Stored data:
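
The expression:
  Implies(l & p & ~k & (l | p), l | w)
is always true.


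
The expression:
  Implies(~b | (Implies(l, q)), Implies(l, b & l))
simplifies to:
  b | ~l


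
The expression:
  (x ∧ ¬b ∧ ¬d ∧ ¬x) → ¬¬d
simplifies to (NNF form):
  True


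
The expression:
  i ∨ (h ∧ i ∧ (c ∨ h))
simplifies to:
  i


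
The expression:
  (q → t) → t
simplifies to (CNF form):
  q ∨ t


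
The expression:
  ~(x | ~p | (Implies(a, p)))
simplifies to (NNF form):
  False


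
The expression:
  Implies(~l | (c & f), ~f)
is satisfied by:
  {l: True, c: False, f: False}
  {c: False, f: False, l: False}
  {l: True, c: True, f: False}
  {c: True, l: False, f: False}
  {f: True, l: True, c: False}


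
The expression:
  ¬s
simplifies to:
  ¬s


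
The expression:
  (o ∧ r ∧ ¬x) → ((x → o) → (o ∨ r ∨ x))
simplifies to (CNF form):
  True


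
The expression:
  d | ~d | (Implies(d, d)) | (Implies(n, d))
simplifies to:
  True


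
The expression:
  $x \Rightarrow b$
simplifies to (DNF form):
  $b \vee \neg x$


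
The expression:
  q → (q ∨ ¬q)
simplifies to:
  True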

Task requirements => Nothing added, nothing dropped: copy the data above.

Answer box =>
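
The expression:
  Implies(l & p & ~k & (l | p), l | w)
is always true.


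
The expression:
  Implies(~b | (Implies(l, q)), Implies(l, b & l))
simplifies to:
  b | ~l


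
The expression:
  (x ∧ ¬b ∧ ¬d ∧ ¬x) → ¬¬d
simplifies to (NNF form):
  True


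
The expression:
  i ∨ (h ∧ i ∧ (c ∨ h))
simplifies to:
  i


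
The expression:
  (q → t) → t
simplifies to (CNF form):
  q ∨ t


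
The expression:
  ~(x | ~p | (Implies(a, p)))
simplifies to (NNF form):
  False


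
The expression:
  Implies(~l | (c & f), ~f)
is satisfied by:
  {l: True, c: False, f: False}
  {c: False, f: False, l: False}
  {l: True, c: True, f: False}
  {c: True, l: False, f: False}
  {f: True, l: True, c: False}


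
The expression:
  ¬s
simplifies to:
  ¬s


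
The expression:
  (o ∧ r ∧ ¬x) → ((x → o) → (o ∨ r ∨ x))
simplifies to (CNF form):
  True


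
The expression:
  d | ~d | (Implies(d, d)) | (Implies(n, d))
simplifies to:
  True


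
The expression:
  $x \Rightarrow b$
simplifies to (DNF form):
  $b \vee \neg x$


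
The expression:
  q → (q ∨ ¬q)
simplifies to:
  True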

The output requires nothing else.